=== Begin Enclosure ===

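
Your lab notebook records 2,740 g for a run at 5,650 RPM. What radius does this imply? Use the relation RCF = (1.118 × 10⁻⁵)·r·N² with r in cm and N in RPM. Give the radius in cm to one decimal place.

RCF = 1.118 × 10⁻⁵ × r × N²
2740 = 1.118 × 10⁻⁵ × r × (5650)²
r = 2740 / (1.118 × 10⁻⁵ × 31,922,500) = 2740 / 356.8936 ≈ 7.677 cm

7.7 cm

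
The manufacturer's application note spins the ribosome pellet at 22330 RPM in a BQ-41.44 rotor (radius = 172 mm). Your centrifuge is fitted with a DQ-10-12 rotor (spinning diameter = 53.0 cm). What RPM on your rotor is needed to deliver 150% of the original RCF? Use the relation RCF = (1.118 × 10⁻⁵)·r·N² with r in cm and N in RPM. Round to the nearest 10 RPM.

Original rotor: r = 172 mm = 17.2 cm
RCF = 1.118 × 10⁻⁵ × r × N²
RCF_original = 1.118 × 10⁻⁵ × 17.2 × (22330)² = 1.118 × 10⁻⁵ × 17.2 × 498,628,900 ≈ 95,884.3 × g
Target RCF = 1.5 × 95,884.3 ≈ 143,826.5 × g
Your rotor: r = 53.0 / 2 = 26.5 cm
143,826.5 = 1.118 × 10⁻⁵ × 26.5 × N²
N² = 143,826.5 / (29.627 × 10⁻⁵) = 485,457,522
N ≈ √485,457,522 ≈ 22,033.1

22030 RPM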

=== End Enclosure ===

== Aim of the exercise ==
The records above should be restated exactly, line for line.

== Result below ==
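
Your lab notebook records 2,740 g for a run at 5,650 RPM. What radius does this imply? Use the relation RCF = (1.118 × 10⁻⁵)·r·N² with r in cm and N in RPM. Give the radius in cm to one decimal place.

RCF = 1.118 × 10⁻⁵ × r × N²
2740 = 1.118 × 10⁻⁵ × r × (5650)²
r = 2740 / (1.118 × 10⁻⁵ × 31,922,500) = 2740 / 356.8936 ≈ 7.677 cm

7.7 cm

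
The manufacturer's application note spins the ribosome pellet at 22330 RPM in a BQ-41.44 rotor (radius = 172 mm). Your centrifuge is fitted with a DQ-10-12 rotor (spinning diameter = 53.0 cm). What RPM on your rotor is needed to deliver 150% of the original RCF? Use the relation RCF = (1.118 × 10⁻⁵)·r·N² with r in cm and N in RPM. Round to the nearest 10 RPM.

Original rotor: r = 172 mm = 17.2 cm
RCF = 1.118 × 10⁻⁵ × r × N²
RCF_original = 1.118 × 10⁻⁵ × 17.2 × (22330)² = 1.118 × 10⁻⁵ × 17.2 × 498,628,900 ≈ 95,884.3 × g
Target RCF = 1.5 × 95,884.3 ≈ 143,826.5 × g
Your rotor: r = 53.0 / 2 = 26.5 cm
143,826.5 = 1.118 × 10⁻⁵ × 26.5 × N²
N² = 143,826.5 / (29.627 × 10⁻⁵) = 485,457,522
N ≈ √485,457,522 ≈ 22,033.1

22030 RPM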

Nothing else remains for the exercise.